How to complete this task — Which lines run from the one containing "Express G_4 (for" to the end of the entries below? Reproduce them exactly, both ends included.

=== Begin Enclosure ===

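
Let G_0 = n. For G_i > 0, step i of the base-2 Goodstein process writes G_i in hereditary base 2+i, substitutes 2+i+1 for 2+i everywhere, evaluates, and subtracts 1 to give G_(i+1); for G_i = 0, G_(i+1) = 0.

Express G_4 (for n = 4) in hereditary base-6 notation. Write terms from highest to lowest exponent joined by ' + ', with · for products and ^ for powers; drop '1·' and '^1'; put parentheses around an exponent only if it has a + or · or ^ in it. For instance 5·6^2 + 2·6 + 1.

2·6^2 + 6 + 5

step 0: 4 = 2^2; sub 3 for 2: 3^3; = 27; G_1 = 27−1 = 26
step 1: 26 = 2·3^2 + 2·3 + 2; sub 4 for 3: 2·4^2 + 2·4 + 2; = 42; G_2 = 42−1 = 41
step 2: 41 = 2·4^2 + 2·4 + 1; sub 5 for 4: 2·5^2 + 2·5 + 1; = 61; G_3 = 61−1 = 60
step 3: 60 = 2·5^2 + 2·5; sub 6 for 5: 2·6^2 + 2·6; = 84; G_4 = 84−1 = 83
step 4: 83 = 2·6^2 + 6 + 5; sub 7 for 6: 2·7^2 + 7 + 5; = 110; G_5 = 110−1 = 109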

=== End Enclosure ===

Response —
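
Express G_4 (for n = 4) in hereditary base-6 notation. Write terms from highest to lowest exponent joined by ' + ', with · for products and ^ for powers; drop '1·' and '^1'; put parentheses around an exponent only if it has a + or · or ^ in it. For instance 5·6^2 + 2·6 + 1.

2·6^2 + 6 + 5

step 0: 4 = 2^2; sub 3 for 2: 3^3; = 27; G_1 = 27−1 = 26
step 1: 26 = 2·3^2 + 2·3 + 2; sub 4 for 3: 2·4^2 + 2·4 + 2; = 42; G_2 = 42−1 = 41
step 2: 41 = 2·4^2 + 2·4 + 1; sub 5 for 4: 2·5^2 + 2·5 + 1; = 61; G_3 = 61−1 = 60
step 3: 60 = 2·5^2 + 2·5; sub 6 for 5: 2·6^2 + 2·6; = 84; G_4 = 84−1 = 83
step 4: 83 = 2·6^2 + 6 + 5; sub 7 for 6: 2·7^2 + 7 + 5; = 110; G_5 = 110−1 = 109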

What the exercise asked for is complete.